• What the task requires
Print, exactly as they stand, the lines from the start of the listing to the line containing "- λ stands for wavelength", inclusive.

• Source records
*** Block opens ***

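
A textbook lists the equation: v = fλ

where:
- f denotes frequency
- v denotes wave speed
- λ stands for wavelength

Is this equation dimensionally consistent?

Yes

f (frequency) has dimensions [T^-1].
v (wave speed) has dimensions [L T^-1].
λ (wavelength) has dimensions [L].

Left side: [L T^-1]
Right side: [L T^-1]

Both sides have the same dimensions, so the equation is dimensionally consistent.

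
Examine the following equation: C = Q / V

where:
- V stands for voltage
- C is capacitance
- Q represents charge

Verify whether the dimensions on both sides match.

Yes

V (voltage) has dimensions [I^-1 L^2 M T^-3].
C (capacitance) has dimensions [I^2 L^-2 M^-1 T^4].
Q (charge) has dimensions [I T].

Left side: [I^2 L^-2 M^-1 T^4]
Right side: [I^2 L^-2 M^-1 T^4]

Both sides have the same dimensions, so the equation is dimensionally consistent.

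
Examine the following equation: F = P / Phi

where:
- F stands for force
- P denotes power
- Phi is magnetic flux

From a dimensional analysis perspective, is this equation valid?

No

F (force) has dimensions [L M T^-2].
P (power) has dimensions [L^2 M T^-3].
Phi (magnetic flux) has dimensions [I^-1 L^2 M T^-2].

Left side: [L M T^-2]
Right side: [I T^-1]

The two sides have different dimensions, so the equation is NOT dimensionally consistent.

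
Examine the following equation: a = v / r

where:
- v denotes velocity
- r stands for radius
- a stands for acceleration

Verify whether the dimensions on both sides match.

No

v (velocity) has dimensions [L T^-1].
r (radius) has dimensions [L].
a (acceleration) has dimensions [L T^-2].

Left side: [L T^-2]
Right side: [T^-1]

The two sides have different dimensions, so the equation is NOT dimensionally consistent.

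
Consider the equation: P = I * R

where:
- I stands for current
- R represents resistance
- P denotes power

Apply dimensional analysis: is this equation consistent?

No

I (current) has dimensions [I].
R (resistance) has dimensions [I^-2 L^2 M T^-3].
P (power) has dimensions [L^2 M T^-3].

Left side: [L^2 M T^-3]
Right side: [I^-1 L^2 M T^-3]

The two sides have different dimensions, so the equation is NOT dimensionally consistent.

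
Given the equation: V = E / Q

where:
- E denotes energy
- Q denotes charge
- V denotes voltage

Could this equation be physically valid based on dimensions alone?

Yes

E (energy) has dimensions [L^2 M T^-2].
Q (charge) has dimensions [I T].
V (voltage) has dimensions [I^-1 L^2 M T^-3].

Left side: [I^-1 L^2 M T^-3]
Right side: [I^-1 L^2 M T^-3]

Both sides have the same dimensions, so the equation is dimensionally consistent.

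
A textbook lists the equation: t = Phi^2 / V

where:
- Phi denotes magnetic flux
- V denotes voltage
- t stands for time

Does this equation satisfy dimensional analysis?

No

Phi (magnetic flux) has dimensions [I^-1 L^2 M T^-2].
V (voltage) has dimensions [I^-1 L^2 M T^-3].
t (time) has dimensions [T].

Left side: [T]
Right side: [I^-1 L^2 M T^-1]

The two sides have different dimensions, so the equation is NOT dimensionally consistent.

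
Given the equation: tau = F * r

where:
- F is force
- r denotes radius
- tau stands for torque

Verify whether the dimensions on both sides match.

Yes

F (force) has dimensions [L M T^-2].
r (radius) has dimensions [L].
tau (torque) has dimensions [L^2 M T^-2].

Left side: [L^2 M T^-2]
Right side: [L^2 M T^-2]

Both sides have the same dimensions, so the equation is dimensionally consistent.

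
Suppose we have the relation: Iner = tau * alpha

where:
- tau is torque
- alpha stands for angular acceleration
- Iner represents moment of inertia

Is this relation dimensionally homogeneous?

No

tau (torque) has dimensions [L^2 M T^-2].
alpha (angular acceleration) has dimensions [T^-2].
Iner (moment of inertia) has dimensions [L^2 M].

Left side: [L^2 M]
Right side: [L^2 M T^-4]

The two sides have different dimensions, so the equation is NOT dimensionally consistent.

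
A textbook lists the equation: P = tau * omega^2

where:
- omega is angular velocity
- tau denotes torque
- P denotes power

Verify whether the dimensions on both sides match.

No

omega (angular velocity) has dimensions [T^-1].
tau (torque) has dimensions [L^2 M T^-2].
P (power) has dimensions [L^2 M T^-3].

Left side: [L^2 M T^-3]
Right side: [L^2 M T^-4]

The two sides have different dimensions, so the equation is NOT dimensionally consistent.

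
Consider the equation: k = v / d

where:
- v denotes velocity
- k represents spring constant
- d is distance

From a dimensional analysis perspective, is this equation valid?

No

v (velocity) has dimensions [L T^-1].
k (spring constant) has dimensions [M T^-2].
d (distance) has dimensions [L].

Left side: [M T^-2]
Right side: [T^-1]

The two sides have different dimensions, so the equation is NOT dimensionally consistent.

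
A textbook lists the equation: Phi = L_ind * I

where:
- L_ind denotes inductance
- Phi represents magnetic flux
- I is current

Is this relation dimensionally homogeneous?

Yes

L_ind (inductance) has dimensions [I^-2 L^2 M T^-2].
Phi (magnetic flux) has dimensions [I^-1 L^2 M T^-2].
I (current) has dimensions [I].

Left side: [I^-1 L^2 M T^-2]
Right side: [I^-1 L^2 M T^-2]

Both sides have the same dimensions, so the equation is dimensionally consistent.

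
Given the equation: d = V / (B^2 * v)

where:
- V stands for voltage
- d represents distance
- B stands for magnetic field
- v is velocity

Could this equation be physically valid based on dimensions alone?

No

V (voltage) has dimensions [I^-1 L^2 M T^-3].
d (distance) has dimensions [L].
B (magnetic field) has dimensions [I^-1 M T^-2].
v (velocity) has dimensions [L T^-1].

Left side: [L]
Right side: [I L M^-1 T^2]

The two sides have different dimensions, so the equation is NOT dimensionally consistent.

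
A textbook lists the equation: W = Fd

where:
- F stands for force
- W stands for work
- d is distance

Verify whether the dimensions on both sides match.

Yes

F (force) has dimensions [L M T^-2].
W (work) has dimensions [L^2 M T^-2].
d (distance) has dimensions [L].

Left side: [L^2 M T^-2]
Right side: [L^2 M T^-2]

Both sides have the same dimensions, so the equation is dimensionally consistent.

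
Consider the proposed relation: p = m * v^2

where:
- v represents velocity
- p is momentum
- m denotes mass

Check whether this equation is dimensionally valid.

No

v (velocity) has dimensions [L T^-1].
p (momentum) has dimensions [L M T^-1].
m (mass) has dimensions [M].

Left side: [L M T^-1]
Right side: [L^2 M T^-2]

The two sides have different dimensions, so the equation is NOT dimensionally consistent.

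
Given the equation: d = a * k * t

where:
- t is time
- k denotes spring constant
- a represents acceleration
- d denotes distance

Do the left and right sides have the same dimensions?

No

t (time) has dimensions [T].
k (spring constant) has dimensions [M T^-2].
a (acceleration) has dimensions [L T^-2].
d (distance) has dimensions [L].

Left side: [L]
Right side: [L M T^-3]

The two sides have different dimensions, so the equation is NOT dimensionally consistent.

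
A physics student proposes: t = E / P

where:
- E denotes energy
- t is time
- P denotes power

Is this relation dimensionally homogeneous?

Yes

E (energy) has dimensions [L^2 M T^-2].
t (time) has dimensions [T].
P (power) has dimensions [L^2 M T^-3].

Left side: [T]
Right side: [T]

Both sides have the same dimensions, so the equation is dimensionally consistent.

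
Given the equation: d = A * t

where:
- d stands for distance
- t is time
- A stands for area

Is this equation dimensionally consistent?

No

d (distance) has dimensions [L].
t (time) has dimensions [T].
A (area) has dimensions [L^2].

Left side: [L]
Right side: [L^2 T]

The two sides have different dimensions, so the equation is NOT dimensionally consistent.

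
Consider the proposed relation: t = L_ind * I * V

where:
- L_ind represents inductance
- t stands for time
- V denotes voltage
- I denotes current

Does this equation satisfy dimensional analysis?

No

L_ind (inductance) has dimensions [I^-2 L^2 M T^-2].
t (time) has dimensions [T].
V (voltage) has dimensions [I^-1 L^2 M T^-3].
I (current) has dimensions [I].

Left side: [T]
Right side: [I^-2 L^4 M^2 T^-5]

The two sides have different dimensions, so the equation is NOT dimensionally consistent.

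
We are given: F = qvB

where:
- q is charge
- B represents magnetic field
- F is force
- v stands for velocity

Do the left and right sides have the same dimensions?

Yes

q (charge) has dimensions [I T].
B (magnetic field) has dimensions [I^-1 M T^-2].
F (force) has dimensions [L M T^-2].
v (velocity) has dimensions [L T^-1].

Left side: [L M T^-2]
Right side: [L M T^-2]

Both sides have the same dimensions, so the equation is dimensionally consistent.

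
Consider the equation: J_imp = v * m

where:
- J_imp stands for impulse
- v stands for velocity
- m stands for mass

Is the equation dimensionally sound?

Yes

J_imp (impulse) has dimensions [L M T^-1].
v (velocity) has dimensions [L T^-1].
m (mass) has dimensions [M].

Left side: [L M T^-1]
Right side: [L M T^-1]

Both sides have the same dimensions, so the equation is dimensionally consistent.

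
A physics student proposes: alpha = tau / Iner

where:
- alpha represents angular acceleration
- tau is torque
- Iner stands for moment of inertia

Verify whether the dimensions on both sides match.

Yes

alpha (angular acceleration) has dimensions [T^-2].
tau (torque) has dimensions [L^2 M T^-2].
Iner (moment of inertia) has dimensions [L^2 M].

Left side: [T^-2]
Right side: [T^-2]

Both sides have the same dimensions, so the equation is dimensionally consistent.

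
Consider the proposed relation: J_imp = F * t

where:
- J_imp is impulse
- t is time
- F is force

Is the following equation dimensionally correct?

Yes

J_imp (impulse) has dimensions [L M T^-1].
t (time) has dimensions [T].
F (force) has dimensions [L M T^-2].

Left side: [L M T^-1]
Right side: [L M T^-1]

Both sides have the same dimensions, so the equation is dimensionally consistent.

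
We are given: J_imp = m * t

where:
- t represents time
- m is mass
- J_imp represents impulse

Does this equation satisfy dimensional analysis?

No

t (time) has dimensions [T].
m (mass) has dimensions [M].
J_imp (impulse) has dimensions [L M T^-1].

Left side: [L M T^-1]
Right side: [M T]

The two sides have different dimensions, so the equation is NOT dimensionally consistent.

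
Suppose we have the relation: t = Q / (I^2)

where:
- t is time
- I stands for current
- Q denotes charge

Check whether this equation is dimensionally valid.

No

t (time) has dimensions [T].
I (current) has dimensions [I].
Q (charge) has dimensions [I T].

Left side: [T]
Right side: [I^-1 T]

The two sides have different dimensions, so the equation is NOT dimensionally consistent.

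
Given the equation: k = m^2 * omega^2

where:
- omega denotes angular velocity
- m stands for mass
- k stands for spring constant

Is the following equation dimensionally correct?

No

omega (angular velocity) has dimensions [T^-1].
m (mass) has dimensions [M].
k (spring constant) has dimensions [M T^-2].

Left side: [M T^-2]
Right side: [M^2 T^-2]

The two sides have different dimensions, so the equation is NOT dimensionally consistent.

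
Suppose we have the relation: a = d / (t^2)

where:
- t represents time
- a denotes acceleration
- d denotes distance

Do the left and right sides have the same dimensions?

Yes

t (time) has dimensions [T].
a (acceleration) has dimensions [L T^-2].
d (distance) has dimensions [L].

Left side: [L T^-2]
Right side: [L T^-2]

Both sides have the same dimensions, so the equation is dimensionally consistent.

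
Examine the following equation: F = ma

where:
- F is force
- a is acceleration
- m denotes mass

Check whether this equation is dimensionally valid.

Yes

F (force) has dimensions [L M T^-2].
a (acceleration) has dimensions [L T^-2].
m (mass) has dimensions [M].

Left side: [L M T^-2]
Right side: [L M T^-2]

Both sides have the same dimensions, so the equation is dimensionally consistent.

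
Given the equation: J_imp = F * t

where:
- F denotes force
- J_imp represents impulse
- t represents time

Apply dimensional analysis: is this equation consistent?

Yes

F (force) has dimensions [L M T^-2].
J_imp (impulse) has dimensions [L M T^-1].
t (time) has dimensions [T].

Left side: [L M T^-1]
Right side: [L M T^-1]

Both sides have the same dimensions, so the equation is dimensionally consistent.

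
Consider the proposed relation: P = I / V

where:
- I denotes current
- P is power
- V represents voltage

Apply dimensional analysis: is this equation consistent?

No

I (current) has dimensions [I].
P (power) has dimensions [L^2 M T^-3].
V (voltage) has dimensions [I^-1 L^2 M T^-3].

Left side: [L^2 M T^-3]
Right side: [I^2 L^-2 M^-1 T^3]

The two sides have different dimensions, so the equation is NOT dimensionally consistent.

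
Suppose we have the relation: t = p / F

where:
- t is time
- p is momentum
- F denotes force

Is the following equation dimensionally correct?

Yes

t (time) has dimensions [T].
p (momentum) has dimensions [L M T^-1].
F (force) has dimensions [L M T^-2].

Left side: [T]
Right side: [T]

Both sides have the same dimensions, so the equation is dimensionally consistent.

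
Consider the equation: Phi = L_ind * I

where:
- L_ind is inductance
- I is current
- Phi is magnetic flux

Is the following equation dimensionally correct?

Yes

L_ind (inductance) has dimensions [I^-2 L^2 M T^-2].
I (current) has dimensions [I].
Phi (magnetic flux) has dimensions [I^-1 L^2 M T^-2].

Left side: [I^-1 L^2 M T^-2]
Right side: [I^-1 L^2 M T^-2]

Both sides have the same dimensions, so the equation is dimensionally consistent.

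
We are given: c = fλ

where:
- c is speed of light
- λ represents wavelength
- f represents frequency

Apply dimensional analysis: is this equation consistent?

Yes

c (speed of light) has dimensions [L T^-1].
λ (wavelength) has dimensions [L].
f (frequency) has dimensions [T^-1].

Left side: [L T^-1]
Right side: [L T^-1]

Both sides have the same dimensions, so the equation is dimensionally consistent.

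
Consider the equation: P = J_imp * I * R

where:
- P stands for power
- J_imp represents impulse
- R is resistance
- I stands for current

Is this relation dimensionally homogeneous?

No

P (power) has dimensions [L^2 M T^-3].
J_imp (impulse) has dimensions [L M T^-1].
R (resistance) has dimensions [I^-2 L^2 M T^-3].
I (current) has dimensions [I].

Left side: [L^2 M T^-3]
Right side: [I^-1 L^3 M^2 T^-4]

The two sides have different dimensions, so the equation is NOT dimensionally consistent.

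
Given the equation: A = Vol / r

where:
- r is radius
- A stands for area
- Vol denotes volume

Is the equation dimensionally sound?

Yes

r (radius) has dimensions [L].
A (area) has dimensions [L^2].
Vol (volume) has dimensions [L^3].

Left side: [L^2]
Right side: [L^2]

Both sides have the same dimensions, so the equation is dimensionally consistent.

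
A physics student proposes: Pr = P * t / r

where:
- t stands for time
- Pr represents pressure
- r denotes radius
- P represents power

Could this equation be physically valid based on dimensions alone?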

*** Block closes ***

• Exercise result
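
A textbook lists the equation: v = fλ

where:
- f denotes frequency
- v denotes wave speed
- λ stands for wavelength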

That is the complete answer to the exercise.